* Task to complete *
From the entries below, transcribe exactly the lines between the line holding "A rain gauge records" and the line holding "A barograph trace shows station pressure 978.47", inclusive; skip all other lines.

* Items listed in a dataset *
━━━━━━

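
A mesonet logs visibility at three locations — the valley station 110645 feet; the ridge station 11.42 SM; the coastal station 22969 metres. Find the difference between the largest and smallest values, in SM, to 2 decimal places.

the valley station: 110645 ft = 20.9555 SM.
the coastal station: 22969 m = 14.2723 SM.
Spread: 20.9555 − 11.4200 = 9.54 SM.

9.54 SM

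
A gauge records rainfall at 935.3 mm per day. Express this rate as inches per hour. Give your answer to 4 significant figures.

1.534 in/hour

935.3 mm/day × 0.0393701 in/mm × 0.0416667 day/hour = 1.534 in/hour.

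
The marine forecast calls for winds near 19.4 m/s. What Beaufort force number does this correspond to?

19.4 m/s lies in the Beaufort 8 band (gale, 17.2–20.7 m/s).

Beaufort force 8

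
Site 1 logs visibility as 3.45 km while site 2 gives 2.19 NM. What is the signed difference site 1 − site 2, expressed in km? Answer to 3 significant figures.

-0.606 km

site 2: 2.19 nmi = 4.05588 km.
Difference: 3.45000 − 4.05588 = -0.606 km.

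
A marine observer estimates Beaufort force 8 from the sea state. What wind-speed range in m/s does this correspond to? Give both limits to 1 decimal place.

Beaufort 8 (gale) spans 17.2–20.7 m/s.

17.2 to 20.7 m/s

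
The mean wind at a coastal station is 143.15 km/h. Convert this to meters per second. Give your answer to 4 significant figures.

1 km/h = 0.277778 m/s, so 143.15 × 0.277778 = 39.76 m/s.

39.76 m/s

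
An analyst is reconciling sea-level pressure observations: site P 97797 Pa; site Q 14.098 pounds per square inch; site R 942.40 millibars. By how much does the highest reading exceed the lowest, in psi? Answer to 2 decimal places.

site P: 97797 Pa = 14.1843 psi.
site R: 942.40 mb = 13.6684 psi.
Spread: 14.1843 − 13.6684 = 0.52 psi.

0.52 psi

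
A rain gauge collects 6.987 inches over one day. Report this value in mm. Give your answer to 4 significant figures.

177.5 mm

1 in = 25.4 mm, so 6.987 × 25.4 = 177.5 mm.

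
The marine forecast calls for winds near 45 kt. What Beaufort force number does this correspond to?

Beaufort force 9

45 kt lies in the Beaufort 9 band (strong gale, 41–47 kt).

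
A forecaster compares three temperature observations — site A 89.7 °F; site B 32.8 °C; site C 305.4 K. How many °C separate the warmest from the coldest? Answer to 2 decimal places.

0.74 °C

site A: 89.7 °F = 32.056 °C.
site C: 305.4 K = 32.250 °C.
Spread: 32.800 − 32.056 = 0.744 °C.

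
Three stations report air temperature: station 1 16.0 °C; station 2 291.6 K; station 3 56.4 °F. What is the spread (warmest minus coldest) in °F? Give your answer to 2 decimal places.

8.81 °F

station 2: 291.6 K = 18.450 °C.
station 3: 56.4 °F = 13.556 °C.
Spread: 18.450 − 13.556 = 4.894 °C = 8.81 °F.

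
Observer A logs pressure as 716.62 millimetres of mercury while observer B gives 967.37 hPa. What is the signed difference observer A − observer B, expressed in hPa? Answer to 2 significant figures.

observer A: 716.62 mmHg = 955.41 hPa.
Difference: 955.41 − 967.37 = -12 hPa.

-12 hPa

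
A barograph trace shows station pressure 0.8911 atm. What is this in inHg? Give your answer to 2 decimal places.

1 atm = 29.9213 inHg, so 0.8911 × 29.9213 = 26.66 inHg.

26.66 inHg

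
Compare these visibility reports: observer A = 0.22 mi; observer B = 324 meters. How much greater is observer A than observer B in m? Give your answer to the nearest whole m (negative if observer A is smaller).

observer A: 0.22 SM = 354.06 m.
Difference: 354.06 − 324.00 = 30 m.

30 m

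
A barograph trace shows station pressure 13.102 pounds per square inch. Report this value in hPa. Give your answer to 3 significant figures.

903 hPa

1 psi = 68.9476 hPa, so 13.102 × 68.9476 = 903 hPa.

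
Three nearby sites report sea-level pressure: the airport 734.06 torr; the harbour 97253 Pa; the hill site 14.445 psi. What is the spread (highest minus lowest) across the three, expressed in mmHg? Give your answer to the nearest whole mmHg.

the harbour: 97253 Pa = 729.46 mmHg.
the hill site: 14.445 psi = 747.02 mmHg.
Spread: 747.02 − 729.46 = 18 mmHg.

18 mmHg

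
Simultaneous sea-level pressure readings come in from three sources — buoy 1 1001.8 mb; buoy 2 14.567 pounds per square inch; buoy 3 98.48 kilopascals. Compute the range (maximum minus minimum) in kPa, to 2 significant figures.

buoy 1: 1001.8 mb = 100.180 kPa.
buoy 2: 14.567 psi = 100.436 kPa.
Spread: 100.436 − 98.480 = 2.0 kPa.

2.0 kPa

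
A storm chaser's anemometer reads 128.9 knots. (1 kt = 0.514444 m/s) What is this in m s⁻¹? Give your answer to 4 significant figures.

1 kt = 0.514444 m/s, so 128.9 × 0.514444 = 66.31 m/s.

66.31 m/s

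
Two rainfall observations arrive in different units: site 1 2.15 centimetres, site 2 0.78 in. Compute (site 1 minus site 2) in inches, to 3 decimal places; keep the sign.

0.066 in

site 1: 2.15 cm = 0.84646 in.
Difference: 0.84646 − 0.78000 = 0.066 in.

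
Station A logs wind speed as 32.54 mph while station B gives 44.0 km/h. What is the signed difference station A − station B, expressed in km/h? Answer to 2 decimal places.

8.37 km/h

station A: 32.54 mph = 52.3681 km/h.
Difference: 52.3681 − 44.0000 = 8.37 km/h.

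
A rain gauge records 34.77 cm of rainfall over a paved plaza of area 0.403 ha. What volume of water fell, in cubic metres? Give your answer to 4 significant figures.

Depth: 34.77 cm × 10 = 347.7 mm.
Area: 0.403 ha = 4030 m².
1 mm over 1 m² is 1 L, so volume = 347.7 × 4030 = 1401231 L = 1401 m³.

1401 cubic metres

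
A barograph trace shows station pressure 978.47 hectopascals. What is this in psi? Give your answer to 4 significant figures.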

━━━━━━

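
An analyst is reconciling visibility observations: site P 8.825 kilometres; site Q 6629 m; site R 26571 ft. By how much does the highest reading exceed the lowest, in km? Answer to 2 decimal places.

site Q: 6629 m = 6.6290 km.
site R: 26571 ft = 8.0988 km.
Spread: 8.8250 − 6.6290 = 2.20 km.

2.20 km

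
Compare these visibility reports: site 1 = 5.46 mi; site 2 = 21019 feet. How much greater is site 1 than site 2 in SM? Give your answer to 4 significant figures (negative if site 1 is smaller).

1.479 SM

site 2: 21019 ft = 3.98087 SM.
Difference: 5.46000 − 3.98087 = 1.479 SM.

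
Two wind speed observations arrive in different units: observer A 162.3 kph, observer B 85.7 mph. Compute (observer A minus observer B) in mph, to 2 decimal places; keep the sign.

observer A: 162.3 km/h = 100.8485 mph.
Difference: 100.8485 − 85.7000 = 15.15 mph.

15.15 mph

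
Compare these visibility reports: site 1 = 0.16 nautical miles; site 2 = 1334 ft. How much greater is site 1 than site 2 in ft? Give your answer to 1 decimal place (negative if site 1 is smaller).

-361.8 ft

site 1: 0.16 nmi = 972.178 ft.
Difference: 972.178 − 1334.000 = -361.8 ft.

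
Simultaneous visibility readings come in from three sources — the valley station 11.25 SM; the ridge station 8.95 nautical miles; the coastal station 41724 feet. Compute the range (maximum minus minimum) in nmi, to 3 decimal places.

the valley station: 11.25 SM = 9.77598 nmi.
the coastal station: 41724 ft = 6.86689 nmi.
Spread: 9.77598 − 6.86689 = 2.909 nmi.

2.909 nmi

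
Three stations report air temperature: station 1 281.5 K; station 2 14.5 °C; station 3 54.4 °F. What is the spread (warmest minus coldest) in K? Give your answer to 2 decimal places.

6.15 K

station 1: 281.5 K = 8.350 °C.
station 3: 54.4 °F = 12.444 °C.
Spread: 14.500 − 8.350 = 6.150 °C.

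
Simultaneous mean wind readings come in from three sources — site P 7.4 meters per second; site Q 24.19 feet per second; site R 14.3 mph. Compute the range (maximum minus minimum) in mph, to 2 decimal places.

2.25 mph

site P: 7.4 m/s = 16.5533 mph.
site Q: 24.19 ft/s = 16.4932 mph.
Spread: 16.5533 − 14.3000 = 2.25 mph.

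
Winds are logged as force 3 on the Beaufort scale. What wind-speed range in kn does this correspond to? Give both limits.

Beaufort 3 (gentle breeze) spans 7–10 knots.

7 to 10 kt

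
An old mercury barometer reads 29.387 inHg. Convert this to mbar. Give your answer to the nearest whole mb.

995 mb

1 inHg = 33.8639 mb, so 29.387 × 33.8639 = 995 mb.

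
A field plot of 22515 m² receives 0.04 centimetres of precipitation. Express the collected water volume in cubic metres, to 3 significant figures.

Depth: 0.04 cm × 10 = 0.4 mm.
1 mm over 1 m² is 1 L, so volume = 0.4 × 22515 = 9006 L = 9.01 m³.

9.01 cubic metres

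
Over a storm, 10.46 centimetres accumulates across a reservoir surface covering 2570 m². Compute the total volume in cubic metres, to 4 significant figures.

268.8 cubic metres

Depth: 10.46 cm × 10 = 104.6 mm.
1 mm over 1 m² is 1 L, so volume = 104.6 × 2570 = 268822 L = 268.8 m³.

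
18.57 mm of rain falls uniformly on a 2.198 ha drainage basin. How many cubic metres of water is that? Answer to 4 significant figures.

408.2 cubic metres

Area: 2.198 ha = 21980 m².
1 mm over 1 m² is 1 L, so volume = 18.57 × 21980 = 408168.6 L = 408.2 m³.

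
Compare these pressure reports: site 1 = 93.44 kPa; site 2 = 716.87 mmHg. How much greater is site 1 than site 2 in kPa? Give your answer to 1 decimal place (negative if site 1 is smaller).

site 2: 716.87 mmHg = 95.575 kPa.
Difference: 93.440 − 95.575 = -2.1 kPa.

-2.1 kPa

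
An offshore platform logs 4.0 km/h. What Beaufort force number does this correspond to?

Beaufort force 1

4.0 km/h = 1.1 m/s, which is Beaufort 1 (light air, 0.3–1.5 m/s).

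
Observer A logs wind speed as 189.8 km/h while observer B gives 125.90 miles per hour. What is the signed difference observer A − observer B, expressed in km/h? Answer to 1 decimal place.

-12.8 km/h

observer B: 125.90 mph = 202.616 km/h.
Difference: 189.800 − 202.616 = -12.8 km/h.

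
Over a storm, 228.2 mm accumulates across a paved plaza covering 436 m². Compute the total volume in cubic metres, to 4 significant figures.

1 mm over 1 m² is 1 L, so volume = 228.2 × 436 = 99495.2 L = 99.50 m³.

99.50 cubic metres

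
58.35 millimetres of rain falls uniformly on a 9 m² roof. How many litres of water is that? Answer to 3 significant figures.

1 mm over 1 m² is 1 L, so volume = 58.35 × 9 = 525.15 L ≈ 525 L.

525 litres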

━━━━━━

* Your response *
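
A rain gauge records 34.77 cm of rainfall over a paved plaza of area 0.403 ha. What volume of water fell, in cubic metres? Give your answer to 4 significant figures.

Depth: 34.77 cm × 10 = 347.7 mm.
Area: 0.403 ha = 4030 m².
1 mm over 1 m² is 1 L, so volume = 347.7 × 4030 = 1401231 L = 1401 m³.

1401 cubic metres

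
A barograph trace shows station pressure 978.47 hectopascals. What is this in psi? Give your answer to 4 significant figures.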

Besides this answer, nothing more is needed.